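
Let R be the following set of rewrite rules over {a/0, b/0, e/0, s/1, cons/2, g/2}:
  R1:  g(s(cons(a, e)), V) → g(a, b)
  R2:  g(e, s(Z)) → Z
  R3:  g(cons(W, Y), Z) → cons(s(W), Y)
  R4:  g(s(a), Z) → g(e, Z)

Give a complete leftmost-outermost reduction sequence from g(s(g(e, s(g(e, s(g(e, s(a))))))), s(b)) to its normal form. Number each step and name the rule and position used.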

-*-*-

■ Exercise objective:
Exactly the lines from the one containing "g(s(a), Z) → g(e, Z)" through the end of the entries above must be output, and no others.

■ Result for this exercise:
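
  R4:  g(s(a), Z) → g(e, Z)

Give a complete leftmost-outermost reduction sequence from g(s(g(e, s(g(e, s(g(e, s(a))))))), s(b)) to its normal form. Number each step and name the rule and position used.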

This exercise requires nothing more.